Take the data below and extract the lines from the one with "Consider a lattice L on the 18" to the one with "Consider a lattice L on the 12", inclusive, exactly as written.

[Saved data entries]

---+---

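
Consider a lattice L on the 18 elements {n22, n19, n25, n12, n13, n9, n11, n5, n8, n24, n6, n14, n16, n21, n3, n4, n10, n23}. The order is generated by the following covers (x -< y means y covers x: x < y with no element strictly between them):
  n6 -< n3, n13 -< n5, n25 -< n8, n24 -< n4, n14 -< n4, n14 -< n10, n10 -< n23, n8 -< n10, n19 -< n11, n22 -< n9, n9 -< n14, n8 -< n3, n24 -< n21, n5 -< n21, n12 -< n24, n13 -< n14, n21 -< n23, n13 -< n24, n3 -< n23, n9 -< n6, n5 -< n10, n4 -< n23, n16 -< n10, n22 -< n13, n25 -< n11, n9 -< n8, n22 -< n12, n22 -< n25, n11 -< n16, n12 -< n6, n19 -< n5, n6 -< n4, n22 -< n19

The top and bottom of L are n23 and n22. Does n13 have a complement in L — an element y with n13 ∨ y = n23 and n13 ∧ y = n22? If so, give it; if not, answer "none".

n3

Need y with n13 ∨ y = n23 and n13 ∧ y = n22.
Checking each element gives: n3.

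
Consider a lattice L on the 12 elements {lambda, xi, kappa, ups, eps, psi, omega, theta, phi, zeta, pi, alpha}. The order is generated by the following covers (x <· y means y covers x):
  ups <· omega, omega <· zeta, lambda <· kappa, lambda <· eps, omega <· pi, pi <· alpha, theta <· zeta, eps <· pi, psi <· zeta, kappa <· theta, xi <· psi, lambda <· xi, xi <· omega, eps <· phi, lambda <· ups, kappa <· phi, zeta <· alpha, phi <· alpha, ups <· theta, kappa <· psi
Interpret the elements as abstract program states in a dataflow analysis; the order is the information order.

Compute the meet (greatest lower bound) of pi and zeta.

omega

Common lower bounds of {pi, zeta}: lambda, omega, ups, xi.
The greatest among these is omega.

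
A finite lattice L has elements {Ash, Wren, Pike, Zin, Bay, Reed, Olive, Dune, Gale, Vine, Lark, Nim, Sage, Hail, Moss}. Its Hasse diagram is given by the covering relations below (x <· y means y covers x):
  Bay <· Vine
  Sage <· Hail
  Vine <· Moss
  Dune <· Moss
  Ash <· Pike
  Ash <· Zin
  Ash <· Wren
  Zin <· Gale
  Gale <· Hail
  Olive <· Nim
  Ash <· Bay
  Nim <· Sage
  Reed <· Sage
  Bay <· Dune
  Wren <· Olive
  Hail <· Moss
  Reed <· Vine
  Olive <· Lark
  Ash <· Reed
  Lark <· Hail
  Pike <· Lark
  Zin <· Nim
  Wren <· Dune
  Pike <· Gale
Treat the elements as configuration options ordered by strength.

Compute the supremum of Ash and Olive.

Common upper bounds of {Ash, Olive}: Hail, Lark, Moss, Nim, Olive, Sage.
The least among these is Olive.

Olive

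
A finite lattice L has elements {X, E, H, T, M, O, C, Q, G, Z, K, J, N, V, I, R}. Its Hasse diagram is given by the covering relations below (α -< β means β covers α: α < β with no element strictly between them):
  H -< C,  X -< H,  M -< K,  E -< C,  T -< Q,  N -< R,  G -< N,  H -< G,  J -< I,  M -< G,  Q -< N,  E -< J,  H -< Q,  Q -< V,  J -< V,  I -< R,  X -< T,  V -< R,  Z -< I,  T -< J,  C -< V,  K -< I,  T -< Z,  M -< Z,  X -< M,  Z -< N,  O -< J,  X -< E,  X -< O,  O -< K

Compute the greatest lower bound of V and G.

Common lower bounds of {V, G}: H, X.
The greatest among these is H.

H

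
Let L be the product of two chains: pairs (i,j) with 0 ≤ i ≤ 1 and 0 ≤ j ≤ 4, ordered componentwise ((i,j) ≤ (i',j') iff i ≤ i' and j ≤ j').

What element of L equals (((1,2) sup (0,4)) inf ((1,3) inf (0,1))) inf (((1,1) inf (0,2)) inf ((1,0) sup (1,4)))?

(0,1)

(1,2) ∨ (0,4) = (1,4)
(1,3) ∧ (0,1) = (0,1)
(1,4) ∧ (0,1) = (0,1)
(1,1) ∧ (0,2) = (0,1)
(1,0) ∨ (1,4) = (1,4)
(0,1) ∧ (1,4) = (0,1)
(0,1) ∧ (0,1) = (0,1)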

---+---

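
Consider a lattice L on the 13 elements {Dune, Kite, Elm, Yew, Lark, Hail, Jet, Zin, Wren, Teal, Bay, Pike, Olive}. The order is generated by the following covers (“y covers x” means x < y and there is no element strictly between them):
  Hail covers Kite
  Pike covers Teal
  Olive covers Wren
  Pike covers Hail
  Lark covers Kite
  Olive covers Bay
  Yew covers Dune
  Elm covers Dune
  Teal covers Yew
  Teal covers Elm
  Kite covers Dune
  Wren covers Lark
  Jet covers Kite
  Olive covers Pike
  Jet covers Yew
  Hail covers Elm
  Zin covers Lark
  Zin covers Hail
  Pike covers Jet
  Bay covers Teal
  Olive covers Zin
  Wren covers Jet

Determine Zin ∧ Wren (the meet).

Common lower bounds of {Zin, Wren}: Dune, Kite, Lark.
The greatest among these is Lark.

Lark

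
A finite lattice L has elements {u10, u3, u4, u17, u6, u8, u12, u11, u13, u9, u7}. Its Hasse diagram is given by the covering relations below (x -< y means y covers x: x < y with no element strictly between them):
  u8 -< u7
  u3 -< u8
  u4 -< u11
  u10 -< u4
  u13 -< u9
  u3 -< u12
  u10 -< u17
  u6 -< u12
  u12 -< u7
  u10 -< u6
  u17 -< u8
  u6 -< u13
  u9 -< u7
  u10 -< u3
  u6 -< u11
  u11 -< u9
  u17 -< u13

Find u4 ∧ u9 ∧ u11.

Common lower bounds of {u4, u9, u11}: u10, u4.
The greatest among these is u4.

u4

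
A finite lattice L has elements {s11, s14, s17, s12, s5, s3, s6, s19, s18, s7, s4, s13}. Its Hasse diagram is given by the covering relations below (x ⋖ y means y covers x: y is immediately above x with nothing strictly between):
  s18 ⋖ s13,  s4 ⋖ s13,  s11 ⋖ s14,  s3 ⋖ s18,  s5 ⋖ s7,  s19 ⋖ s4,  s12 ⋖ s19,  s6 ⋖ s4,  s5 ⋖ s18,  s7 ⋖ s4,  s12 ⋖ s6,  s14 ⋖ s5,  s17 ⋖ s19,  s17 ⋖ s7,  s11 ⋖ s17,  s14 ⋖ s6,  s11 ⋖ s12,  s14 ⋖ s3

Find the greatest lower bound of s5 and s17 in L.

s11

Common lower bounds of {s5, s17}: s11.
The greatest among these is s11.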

---+---

Task response:
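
Consider a lattice L on the 18 elements {n22, n19, n25, n12, n13, n9, n11, n5, n8, n24, n6, n14, n16, n21, n3, n4, n10, n23}. The order is generated by the following covers (x -< y means y covers x: x < y with no element strictly between them):
  n6 -< n3, n13 -< n5, n25 -< n8, n24 -< n4, n14 -< n4, n14 -< n10, n10 -< n23, n8 -< n10, n19 -< n11, n22 -< n9, n9 -< n14, n8 -< n3, n24 -< n21, n5 -< n21, n12 -< n24, n13 -< n14, n21 -< n23, n13 -< n24, n3 -< n23, n9 -< n6, n5 -< n10, n4 -< n23, n16 -< n10, n22 -< n13, n25 -< n11, n9 -< n8, n22 -< n12, n22 -< n25, n11 -< n16, n12 -< n6, n19 -< n5, n6 -< n4, n22 -< n19

The top and bottom of L are n23 and n22. Does n13 have a complement in L — an element y with n13 ∨ y = n23 and n13 ∧ y = n22? If so, give it; if not, answer "none".

n3

Need y with n13 ∨ y = n23 and n13 ∧ y = n22.
Checking each element gives: n3.

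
Consider a lattice L on the 12 elements {lambda, xi, kappa, ups, eps, psi, omega, theta, phi, zeta, pi, alpha}. The order is generated by the following covers (x <· y means y covers x):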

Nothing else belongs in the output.